## Problem to work on
What do the lines say, reproduced word for word, from the first of the entries below through the line bearing "Let a = 418453944188835572265625/295529873408"?

## Records shown
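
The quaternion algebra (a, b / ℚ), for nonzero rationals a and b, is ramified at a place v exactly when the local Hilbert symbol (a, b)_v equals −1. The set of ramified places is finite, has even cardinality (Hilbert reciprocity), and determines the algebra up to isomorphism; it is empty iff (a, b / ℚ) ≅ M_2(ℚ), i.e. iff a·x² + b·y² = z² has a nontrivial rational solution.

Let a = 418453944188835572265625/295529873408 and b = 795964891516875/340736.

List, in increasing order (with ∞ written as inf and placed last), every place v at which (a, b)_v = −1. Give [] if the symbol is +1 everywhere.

[5, 7, 41, 43]

(a, b) ≡ (21041405, 19393) mod (ℚ^×)²; places V = {2, 3, 5, 7, 11, 13, 17, 31, 41, 43, ∞}.
(a,b)_∞: sgn(21041405)=+, sgn(19393)=+, so +1.
(a,b)_43: α=1, u≡17; β=1, v≡40 (mod 43); (17|43)=+1, (40|43)=+1; sign (−1)^1·+1^1·+1^1 = -1.
(a,b)_7: α=-1, u≡3; β=0, v≡6 (mod 7); (3|7)=-1, (6|7)=-1; sign (−1)^0·-1^0·-1^-1 = -1.
(a,b)_2: α=-18, β=-8; u≡5, v≡1 (mod 8); ε(u)ε(v)=0·0, αω(v)=-18·0, βω(u)=-8·1; sum ≡ 0  ⇒  +1.
(a,b)_3: α=0, u≡2; β=2, v≡1 (mod 3); (2|3)=-1, (1|3)=+1; sign (−1)^0·-1^2·+1^0 = +1.
(a,b)_31: α=3, u≡9; β=2, v≡9 (mod 31); (9|31)=+1, (9|31)=+1; sign (−1)^0·+1^2·+1^3 = +1.
(a,b)_11: α=-5, u≡8; β=-3, v≡1 (mod 11); (8|11)=-1, (1|11)=+1; sign (−1)^1·-1^-3·+1^-5 = +1.
(a,b)_41: α=1, u≡39; β=1, v≡38 (mod 41); (39|41)=+1, (38|41)=-1; sign (−1)^0·+1^1·-1^1 = -1.
(a,b)_17: α=6, u≡10; β=4, v≡1 (mod 17); (10|17)=-1, (1|17)=+1; sign (−1)^0·-1^4·+1^6 = +1.
(a,b)_5: α=9, u≡1; β=4, v≡2 (mod 5); (1|5)=+1, (2|5)=-1; sign (−1)^0·+1^4·-1^9 = -1.
(a,b)_13: α=2, u≡7; β=0, v≡9 (mod 13); (7|13)=-1, (9|13)=+1; sign (−1)^0·-1^0·+1^2 = +1.
|Ram(21041405, 19393)| = 4, even; anisotropic at {5, 7, 41, 43}.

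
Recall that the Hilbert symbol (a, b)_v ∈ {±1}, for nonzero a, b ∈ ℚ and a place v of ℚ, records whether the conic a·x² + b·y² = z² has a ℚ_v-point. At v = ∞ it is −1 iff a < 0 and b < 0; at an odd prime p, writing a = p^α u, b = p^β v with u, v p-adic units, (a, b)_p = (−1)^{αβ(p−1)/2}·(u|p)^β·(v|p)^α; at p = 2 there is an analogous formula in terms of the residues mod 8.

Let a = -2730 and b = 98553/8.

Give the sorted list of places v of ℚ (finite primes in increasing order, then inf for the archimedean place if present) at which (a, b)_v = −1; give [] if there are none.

Mod squares: a ≡ -2730, b ≡ 546. Check v ∈ {∞, 2, 3, 5, 7, 13, 19}.
v=19: a=19^0·(≡6), b=19^2·(≡8) mod 19; (6|19)=+1, (8|19)=-1; (−1)^{0·2·9}·(+1)^2·(-1)^0 = +1.
v=7: a=7^1·(≡2), b=7^1·(≡2) mod 7; (2|7)=+1, (2|7)=+1; (−1)^{1·1·3}·(+1)^1·(+1)^1 = -1.
v=5: a=5^1·(≡4), b=5^0·(≡1) mod 5; (4|5)=+1, (1|5)=+1; (−1)^{1·0·2}·(+1)^0·(+1)^1 = +1.
v=3: a=3^1·(≡2), b=3^1·(≡2) mod 3; (2|3)=-1, (2|3)=-1; (−1)^{1·1·1}·(-1)^1·(-1)^1 = -1.
v=13: a=13^1·(≡11), b=13^1·(≡10) mod 13; (11|13)=-1, (10|13)=+1; (−1)^{1·1·6}·(-1)^1·(+1)^1 = -1.
v=∞: -2730 < 0 and 546 > 0  ⇒  (a,b)_∞ = +1.
v=2: v_2(a)=1, v_2(b)=-3; units ≡ 3, 1 (mod 8); ε·ε+αω+βω = 1·0+1·0+-3·1 ≡ 1  ⇒  (a,b)_2 = -1.
(-2730, 546 / ℚ) ramifies at {2, 3, 7, 13}: a division algebra.

[2, 3, 7, 13]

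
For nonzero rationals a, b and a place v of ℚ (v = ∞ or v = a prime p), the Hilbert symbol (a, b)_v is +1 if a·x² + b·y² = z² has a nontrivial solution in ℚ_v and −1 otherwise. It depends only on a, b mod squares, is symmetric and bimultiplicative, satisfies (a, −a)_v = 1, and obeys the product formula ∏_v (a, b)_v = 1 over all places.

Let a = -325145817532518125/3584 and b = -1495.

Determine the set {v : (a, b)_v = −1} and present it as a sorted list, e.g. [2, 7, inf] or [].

[7, inf]

Mod squares: a ≡ -1335334, b ≡ -1495. Check v ∈ {∞, 2, 5, 7, 11, 13, 19, 23, 29}.
v=7: a=7^-1·(≡4), b=7^0·(≡3) mod 7; (4|7)=+1, (3|7)=-1; (−1)^{-1·0·3}·(+1)^0·(-1)^-1 = -1.
v=23: a=23^3·(≡15), b=23^1·(≡4) mod 23; (15|23)=-1, (4|23)=+1; (−1)^{3·1·11}·(-1)^1·(+1)^3 = +1.
v=5: a=5^4·(≡4), b=5^1·(≡1) mod 5; (4|5)=+1, (1|5)=+1; (−1)^{4·1·2}·(+1)^1·(+1)^4 = +1.
v=13: a=13^5·(≡2), b=13^1·(≡2) mod 13; (2|13)=-1, (2|13)=-1; (−1)^{5·1·6}·(-1)^1·(-1)^5 = +1.
v=19: a=19^2·(≡17), b=19^0·(≡6) mod 19; (17|19)=+1, (6|19)=+1; (−1)^{2·0·9}·(+1)^0·(+1)^2 = +1.
v=2: v_2(a)=-9, v_2(b)=0; units ≡ 5, 1 (mod 8); ε·ε+αω+βω = 0·0+-9·0+0·1 ≡ 0  ⇒  (a,b)_2 = +1.
v=29: a=29^1·(≡5), b=29^0·(≡13) mod 29; (5|29)=+1, (13|29)=+1; (−1)^{1·0·14}·(+1)^0·(+1)^1 = +1.
v=∞: -1335334 < 0 and -1495 < 0  ⇒  (a,b)_∞ = -1.
v=11: a=11^1·(≡8), b=11^0·(≡1) mod 11; (8|11)=-1, (1|11)=+1; (−1)^{1·0·5}·(-1)^0·(+1)^1 = +1.
Ram(-1335334, -1495) = {7, ∞}; no ℚ_7-point on the conic.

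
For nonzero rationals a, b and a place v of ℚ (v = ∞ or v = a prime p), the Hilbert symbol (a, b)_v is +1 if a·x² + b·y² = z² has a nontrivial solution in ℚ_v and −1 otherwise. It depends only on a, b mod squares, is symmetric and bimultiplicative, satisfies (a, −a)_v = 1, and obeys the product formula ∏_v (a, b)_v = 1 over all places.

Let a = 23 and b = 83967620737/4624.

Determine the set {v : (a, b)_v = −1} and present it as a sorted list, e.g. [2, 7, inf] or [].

[23, 31]

(a, b) ≡ (23, 713713) mod (ℚ^×)²; places V = {2, 7, 11, 13, 17, 23, 31, ∞}.
(a,b)_7: α=0, u≡2; β=7, v≡1 (mod 7); (2|7)=+1, (1|7)=+1; sign (−1)^0·+1^7·+1^0 = +1.
(a,b)_17: α=0, u≡6; β=-2, v≡16 (mod 17); (6|17)=-1, (16|17)=+1; sign (−1)^0·-1^-2·+1^0 = +1.
(a,b)_∞: sgn(23)=+, sgn(713713)=+, so +1.
(a,b)_2: α=0, β=-4; u≡7, v≡1 (mod 8); ε(u)ε(v)=1·0, αω(v)=0·0, βω(u)=-4·0; sum ≡ 0  ⇒  +1.
(a,b)_31: α=0, u≡23; β=1, v≡23 (mod 31); (23|31)=-1, (23|31)=-1; sign (−1)^0·-1^1·-1^0 = -1.
(a,b)_23: α=1, u≡1; β=1, v≡16 (mod 23); (1|23)=+1, (16|23)=+1; sign (−1)^1·+1^1·+1^1 = -1.
(a,b)_13: α=0, u≡10; β=1, v≡7 (mod 13); (10|13)=+1, (7|13)=-1; sign (−1)^0·+1^1·-1^0 = +1.
(a,b)_11: α=0, u≡1; β=1, v≡5 (mod 11); (1|11)=+1, (5|11)=+1; sign (−1)^0·+1^1·+1^0 = +1.
|Ram(23, 713713)| = 2, even; anisotropic at {23, 31}.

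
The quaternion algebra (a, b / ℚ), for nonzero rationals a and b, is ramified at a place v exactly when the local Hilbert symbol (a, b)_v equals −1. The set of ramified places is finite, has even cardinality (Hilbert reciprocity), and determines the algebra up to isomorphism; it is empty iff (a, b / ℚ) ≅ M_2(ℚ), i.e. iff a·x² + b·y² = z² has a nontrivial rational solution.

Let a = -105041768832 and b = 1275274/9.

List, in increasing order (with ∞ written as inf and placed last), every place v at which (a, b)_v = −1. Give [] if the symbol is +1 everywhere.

(a, b) ≡ (-182, 154) mod (ℚ^×)²; places V = {2, 3, 7, 11, 13, ∞}.
(a,b)_13: α=3, u≡9; β=2, v≡5 (mod 13); (9|13)=+1, (5|13)=-1; sign (−1)^0·+1^2·-1^3 = -1.
(a,b)_7: α=3, u≡1; β=3, v≡4 (mod 7); (1|7)=+1, (4|7)=+1; sign (−1)^1·+1^3·+1^3 = -1.
(a,b)_∞: sgn(-182)=−, sgn(154)=+, so +1.
(a,b)_3: α=2, u≡1; β=-2, v≡1 (mod 3); (1|3)=+1, (1|3)=+1; sign (−1)^0·+1^-2·+1^2 = +1.
(a,b)_11: α=2, u≡4; β=1, v≡3 (mod 11); (4|11)=+1, (3|11)=+1; sign (−1)^0·+1^1·+1^2 = +1.
(a,b)_2: α=7, β=1; u≡5, v≡5 (mod 8); ε(u)ε(v)=0·0, αω(v)=7·1, βω(u)=1·1; sum ≡ 0  ⇒  +1.
(-182, 154 / ℚ) ramifies at {7, 13}: a division algebra.

[7, 13]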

## Response
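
The quaternion algebra (a, b / ℚ), for nonzero rationals a and b, is ramified at a place v exactly when the local Hilbert symbol (a, b)_v equals −1. The set of ramified places is finite, has even cardinality (Hilbert reciprocity), and determines the algebra up to isomorphism; it is empty iff (a, b / ℚ) ≅ M_2(ℚ), i.e. iff a·x² + b·y² = z² has a nontrivial rational solution.

Let a = 418453944188835572265625/295529873408 and b = 795964891516875/340736.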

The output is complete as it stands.